--- DATA IN THIS EXERCISE Enclosed Below ---
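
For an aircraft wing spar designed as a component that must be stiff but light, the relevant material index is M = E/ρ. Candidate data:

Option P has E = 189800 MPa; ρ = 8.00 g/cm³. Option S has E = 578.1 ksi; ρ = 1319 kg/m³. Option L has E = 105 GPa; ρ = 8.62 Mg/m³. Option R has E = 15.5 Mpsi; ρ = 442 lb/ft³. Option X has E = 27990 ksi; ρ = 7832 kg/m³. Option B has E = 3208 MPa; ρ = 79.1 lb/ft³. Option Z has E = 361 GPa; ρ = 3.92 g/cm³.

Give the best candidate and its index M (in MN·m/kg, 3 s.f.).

After converting to SI:
  option P: E = 189.8 GPa, ρ = 8000 kg/m³
  option S: E = 3.986 GPa, ρ = 1319 kg/m³
  option L: E = 105.0 GPa, ρ = 8620 kg/m³
  option R: E = 106.9 GPa, ρ = 7080 kg/m³
  option X: E = 193.0 GPa, ρ = 7832 kg/m³
  option B: E = 3.208 GPa, ρ = 1267 kg/m³
  option Z: E = 361.0 GPa, ρ = 3920 kg/m³
  option Z: M = 92.1 MN·m/kg
  option X: M = 24.6 MN·m/kg
  option P: M = 23.7 MN·m/kg
  option R: M = 15.1 MN·m/kg
  option L: M = 12.2 MN·m/kg
  option S: M = 3.02 MN·m/kg
  option B: M = 2.53 MN·m/kg
The maximum is for option Z.

option Z, M = 92.1 MN·m/kg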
--- End of Enclosed DATA IN THIS EXERCISE ---
Your answer should consist of every entry, repeated exactly.

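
For an aircraft wing spar designed as a component that must be stiff but light, the relevant material index is M = E/ρ. Candidate data:

Option P has E = 189800 MPa; ρ = 8.00 g/cm³. Option S has E = 578.1 ksi; ρ = 1319 kg/m³. Option L has E = 105 GPa; ρ = 8.62 Mg/m³. Option R has E = 15.5 Mpsi; ρ = 442 lb/ft³. Option X has E = 27990 ksi; ρ = 7832 kg/m³. Option B has E = 3208 MPa; ρ = 79.1 lb/ft³. Option Z has E = 361 GPa; ρ = 3.92 g/cm³.

Give the best candidate and its index M (in MN·m/kg, 3 s.f.).

After converting to SI:
  option P: E = 189.8 GPa, ρ = 8000 kg/m³
  option S: E = 3.986 GPa, ρ = 1319 kg/m³
  option L: E = 105.0 GPa, ρ = 8620 kg/m³
  option R: E = 106.9 GPa, ρ = 7080 kg/m³
  option X: E = 193.0 GPa, ρ = 7832 kg/m³
  option B: E = 3.208 GPa, ρ = 1267 kg/m³
  option Z: E = 361.0 GPa, ρ = 3920 kg/m³
  option Z: M = 92.1 MN·m/kg
  option X: M = 24.6 MN·m/kg
  option P: M = 23.7 MN·m/kg
  option R: M = 15.1 MN·m/kg
  option L: M = 12.2 MN·m/kg
  option S: M = 3.02 MN·m/kg
  option B: M = 2.53 MN·m/kg
The maximum is for option Z.

option Z, M = 92.1 MN·m/kg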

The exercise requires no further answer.